*** Opening of PROVIDED DATA ***
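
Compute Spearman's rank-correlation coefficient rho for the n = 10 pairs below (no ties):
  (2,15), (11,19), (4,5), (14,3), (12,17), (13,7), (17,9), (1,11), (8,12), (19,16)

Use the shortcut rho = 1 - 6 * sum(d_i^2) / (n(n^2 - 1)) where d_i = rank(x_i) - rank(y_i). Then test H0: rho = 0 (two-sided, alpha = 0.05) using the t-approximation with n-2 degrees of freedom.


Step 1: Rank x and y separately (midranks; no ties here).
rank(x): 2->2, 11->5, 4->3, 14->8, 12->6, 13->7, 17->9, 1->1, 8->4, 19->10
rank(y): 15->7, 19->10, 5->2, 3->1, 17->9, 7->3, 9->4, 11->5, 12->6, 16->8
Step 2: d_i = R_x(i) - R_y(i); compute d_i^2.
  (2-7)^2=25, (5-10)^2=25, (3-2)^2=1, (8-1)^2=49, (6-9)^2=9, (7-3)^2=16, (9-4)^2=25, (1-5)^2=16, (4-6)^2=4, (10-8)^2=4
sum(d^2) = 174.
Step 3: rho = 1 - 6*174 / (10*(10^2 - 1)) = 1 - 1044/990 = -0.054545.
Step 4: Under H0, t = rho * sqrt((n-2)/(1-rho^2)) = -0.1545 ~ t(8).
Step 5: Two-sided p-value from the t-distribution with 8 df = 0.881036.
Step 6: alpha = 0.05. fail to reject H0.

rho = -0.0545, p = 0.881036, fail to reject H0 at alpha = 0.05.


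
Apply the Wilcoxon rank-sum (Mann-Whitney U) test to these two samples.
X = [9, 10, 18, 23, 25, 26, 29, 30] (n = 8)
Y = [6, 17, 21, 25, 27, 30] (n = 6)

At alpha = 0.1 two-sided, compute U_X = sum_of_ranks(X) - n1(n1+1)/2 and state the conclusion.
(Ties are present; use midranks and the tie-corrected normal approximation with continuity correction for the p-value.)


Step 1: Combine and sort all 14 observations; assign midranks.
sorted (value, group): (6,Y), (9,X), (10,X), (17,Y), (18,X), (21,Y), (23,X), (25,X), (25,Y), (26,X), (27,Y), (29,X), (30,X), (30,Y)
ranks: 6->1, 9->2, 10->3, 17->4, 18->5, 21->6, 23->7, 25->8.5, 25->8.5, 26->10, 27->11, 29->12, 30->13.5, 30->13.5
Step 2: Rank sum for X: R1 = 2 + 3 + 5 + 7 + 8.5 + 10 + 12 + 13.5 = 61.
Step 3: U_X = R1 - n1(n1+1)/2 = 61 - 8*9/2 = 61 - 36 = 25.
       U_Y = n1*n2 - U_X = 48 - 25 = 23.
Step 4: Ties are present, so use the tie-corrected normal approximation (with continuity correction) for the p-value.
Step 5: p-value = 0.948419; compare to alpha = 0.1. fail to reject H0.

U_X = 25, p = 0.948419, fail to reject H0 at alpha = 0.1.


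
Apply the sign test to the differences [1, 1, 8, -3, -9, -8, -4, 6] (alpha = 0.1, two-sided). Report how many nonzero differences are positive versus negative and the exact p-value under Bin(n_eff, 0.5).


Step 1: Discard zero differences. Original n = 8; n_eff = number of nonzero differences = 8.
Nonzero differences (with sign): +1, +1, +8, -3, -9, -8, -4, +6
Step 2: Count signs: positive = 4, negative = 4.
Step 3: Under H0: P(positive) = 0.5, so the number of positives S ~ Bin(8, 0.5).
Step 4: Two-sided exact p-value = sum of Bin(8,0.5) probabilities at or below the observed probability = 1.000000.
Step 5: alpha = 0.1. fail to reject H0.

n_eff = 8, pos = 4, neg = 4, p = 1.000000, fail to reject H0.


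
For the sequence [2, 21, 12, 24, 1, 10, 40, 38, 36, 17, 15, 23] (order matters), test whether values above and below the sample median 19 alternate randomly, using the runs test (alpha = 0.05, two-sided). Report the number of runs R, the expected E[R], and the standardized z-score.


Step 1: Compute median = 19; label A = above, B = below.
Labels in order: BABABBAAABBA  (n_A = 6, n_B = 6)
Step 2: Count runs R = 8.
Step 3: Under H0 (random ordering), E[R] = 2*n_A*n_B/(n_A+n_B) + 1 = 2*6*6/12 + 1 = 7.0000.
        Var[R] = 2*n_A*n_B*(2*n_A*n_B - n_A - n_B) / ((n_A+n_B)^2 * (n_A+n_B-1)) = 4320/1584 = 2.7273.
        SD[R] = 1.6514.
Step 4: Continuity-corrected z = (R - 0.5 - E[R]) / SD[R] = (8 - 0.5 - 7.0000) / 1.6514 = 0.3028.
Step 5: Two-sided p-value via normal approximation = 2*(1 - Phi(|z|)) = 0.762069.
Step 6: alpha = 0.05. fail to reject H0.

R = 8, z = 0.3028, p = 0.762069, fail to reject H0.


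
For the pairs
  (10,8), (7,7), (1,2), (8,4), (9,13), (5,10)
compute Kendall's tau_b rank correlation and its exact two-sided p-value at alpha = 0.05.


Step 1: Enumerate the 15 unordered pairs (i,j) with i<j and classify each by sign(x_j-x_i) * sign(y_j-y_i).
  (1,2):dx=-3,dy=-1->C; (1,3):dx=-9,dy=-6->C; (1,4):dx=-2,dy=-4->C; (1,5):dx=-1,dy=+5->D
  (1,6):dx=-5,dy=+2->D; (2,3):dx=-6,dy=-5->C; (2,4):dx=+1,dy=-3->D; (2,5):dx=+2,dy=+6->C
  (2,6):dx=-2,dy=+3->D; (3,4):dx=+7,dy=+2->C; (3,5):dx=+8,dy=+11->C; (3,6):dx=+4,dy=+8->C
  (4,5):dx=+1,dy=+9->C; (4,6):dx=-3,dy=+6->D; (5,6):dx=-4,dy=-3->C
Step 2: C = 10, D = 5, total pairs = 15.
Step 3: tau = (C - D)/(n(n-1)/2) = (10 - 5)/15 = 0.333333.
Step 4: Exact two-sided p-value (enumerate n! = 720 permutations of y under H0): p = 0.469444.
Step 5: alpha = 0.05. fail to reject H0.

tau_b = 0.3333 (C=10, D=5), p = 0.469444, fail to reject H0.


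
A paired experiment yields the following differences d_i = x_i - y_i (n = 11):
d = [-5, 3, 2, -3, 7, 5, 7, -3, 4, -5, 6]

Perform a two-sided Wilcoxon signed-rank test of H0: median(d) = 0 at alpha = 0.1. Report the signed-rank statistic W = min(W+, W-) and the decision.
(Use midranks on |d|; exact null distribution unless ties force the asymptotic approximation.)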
*** Close of PROVIDED DATA ***
An exact repetition of all the records above is required.

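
Compute Spearman's rank-correlation coefficient rho for the n = 10 pairs below (no ties):
  (2,15), (11,19), (4,5), (14,3), (12,17), (13,7), (17,9), (1,11), (8,12), (19,16)

Use the shortcut rho = 1 - 6 * sum(d_i^2) / (n(n^2 - 1)) where d_i = rank(x_i) - rank(y_i). Then test H0: rho = 0 (two-sided, alpha = 0.05) using the t-approximation with n-2 degrees of freedom.


Step 1: Rank x and y separately (midranks; no ties here).
rank(x): 2->2, 11->5, 4->3, 14->8, 12->6, 13->7, 17->9, 1->1, 8->4, 19->10
rank(y): 15->7, 19->10, 5->2, 3->1, 17->9, 7->3, 9->4, 11->5, 12->6, 16->8
Step 2: d_i = R_x(i) - R_y(i); compute d_i^2.
  (2-7)^2=25, (5-10)^2=25, (3-2)^2=1, (8-1)^2=49, (6-9)^2=9, (7-3)^2=16, (9-4)^2=25, (1-5)^2=16, (4-6)^2=4, (10-8)^2=4
sum(d^2) = 174.
Step 3: rho = 1 - 6*174 / (10*(10^2 - 1)) = 1 - 1044/990 = -0.054545.
Step 4: Under H0, t = rho * sqrt((n-2)/(1-rho^2)) = -0.1545 ~ t(8).
Step 5: Two-sided p-value from the t-distribution with 8 df = 0.881036.
Step 6: alpha = 0.05. fail to reject H0.

rho = -0.0545, p = 0.881036, fail to reject H0 at alpha = 0.05.


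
Apply the Wilcoxon rank-sum (Mann-Whitney U) test to these two samples.
X = [9, 10, 18, 23, 25, 26, 29, 30] (n = 8)
Y = [6, 17, 21, 25, 27, 30] (n = 6)

At alpha = 0.1 two-sided, compute U_X = sum_of_ranks(X) - n1(n1+1)/2 and state the conclusion.
(Ties are present; use midranks and the tie-corrected normal approximation with continuity correction for the p-value.)


Step 1: Combine and sort all 14 observations; assign midranks.
sorted (value, group): (6,Y), (9,X), (10,X), (17,Y), (18,X), (21,Y), (23,X), (25,X), (25,Y), (26,X), (27,Y), (29,X), (30,X), (30,Y)
ranks: 6->1, 9->2, 10->3, 17->4, 18->5, 21->6, 23->7, 25->8.5, 25->8.5, 26->10, 27->11, 29->12, 30->13.5, 30->13.5
Step 2: Rank sum for X: R1 = 2 + 3 + 5 + 7 + 8.5 + 10 + 12 + 13.5 = 61.
Step 3: U_X = R1 - n1(n1+1)/2 = 61 - 8*9/2 = 61 - 36 = 25.
       U_Y = n1*n2 - U_X = 48 - 25 = 23.
Step 4: Ties are present, so use the tie-corrected normal approximation (with continuity correction) for the p-value.
Step 5: p-value = 0.948419; compare to alpha = 0.1. fail to reject H0.

U_X = 25, p = 0.948419, fail to reject H0 at alpha = 0.1.


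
Apply the sign test to the differences [1, 1, 8, -3, -9, -8, -4, 6] (alpha = 0.1, two-sided). Report how many nonzero differences are positive versus negative and the exact p-value under Bin(n_eff, 0.5).


Step 1: Discard zero differences. Original n = 8; n_eff = number of nonzero differences = 8.
Nonzero differences (with sign): +1, +1, +8, -3, -9, -8, -4, +6
Step 2: Count signs: positive = 4, negative = 4.
Step 3: Under H0: P(positive) = 0.5, so the number of positives S ~ Bin(8, 0.5).
Step 4: Two-sided exact p-value = sum of Bin(8,0.5) probabilities at or below the observed probability = 1.000000.
Step 5: alpha = 0.1. fail to reject H0.

n_eff = 8, pos = 4, neg = 4, p = 1.000000, fail to reject H0.


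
For the sequence [2, 21, 12, 24, 1, 10, 40, 38, 36, 17, 15, 23] (order matters), test whether values above and below the sample median 19 alternate randomly, using the runs test (alpha = 0.05, two-sided). Report the number of runs R, the expected E[R], and the standardized z-score.


Step 1: Compute median = 19; label A = above, B = below.
Labels in order: BABABBAAABBA  (n_A = 6, n_B = 6)
Step 2: Count runs R = 8.
Step 3: Under H0 (random ordering), E[R] = 2*n_A*n_B/(n_A+n_B) + 1 = 2*6*6/12 + 1 = 7.0000.
        Var[R] = 2*n_A*n_B*(2*n_A*n_B - n_A - n_B) / ((n_A+n_B)^2 * (n_A+n_B-1)) = 4320/1584 = 2.7273.
        SD[R] = 1.6514.
Step 4: Continuity-corrected z = (R - 0.5 - E[R]) / SD[R] = (8 - 0.5 - 7.0000) / 1.6514 = 0.3028.
Step 5: Two-sided p-value via normal approximation = 2*(1 - Phi(|z|)) = 0.762069.
Step 6: alpha = 0.05. fail to reject H0.

R = 8, z = 0.3028, p = 0.762069, fail to reject H0.


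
For the pairs
  (10,8), (7,7), (1,2), (8,4), (9,13), (5,10)
compute Kendall's tau_b rank correlation and its exact two-sided p-value at alpha = 0.05.


Step 1: Enumerate the 15 unordered pairs (i,j) with i<j and classify each by sign(x_j-x_i) * sign(y_j-y_i).
  (1,2):dx=-3,dy=-1->C; (1,3):dx=-9,dy=-6->C; (1,4):dx=-2,dy=-4->C; (1,5):dx=-1,dy=+5->D
  (1,6):dx=-5,dy=+2->D; (2,3):dx=-6,dy=-5->C; (2,4):dx=+1,dy=-3->D; (2,5):dx=+2,dy=+6->C
  (2,6):dx=-2,dy=+3->D; (3,4):dx=+7,dy=+2->C; (3,5):dx=+8,dy=+11->C; (3,6):dx=+4,dy=+8->C
  (4,5):dx=+1,dy=+9->C; (4,6):dx=-3,dy=+6->D; (5,6):dx=-4,dy=-3->C
Step 2: C = 10, D = 5, total pairs = 15.
Step 3: tau = (C - D)/(n(n-1)/2) = (10 - 5)/15 = 0.333333.
Step 4: Exact two-sided p-value (enumerate n! = 720 permutations of y under H0): p = 0.469444.
Step 5: alpha = 0.05. fail to reject H0.

tau_b = 0.3333 (C=10, D=5), p = 0.469444, fail to reject H0.


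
A paired experiment yields the following differences d_i = x_i - y_i (n = 11):
d = [-5, 3, 2, -3, 7, 5, 7, -3, 4, -5, 6]

Perform a two-sided Wilcoxon signed-rank test of H0: median(d) = 0 at alpha = 0.1. Report the signed-rank statistic W = min(W+, W-) and the decision.
(Use midranks on |d|; exact null distribution unless ties force the asymptotic approximation.)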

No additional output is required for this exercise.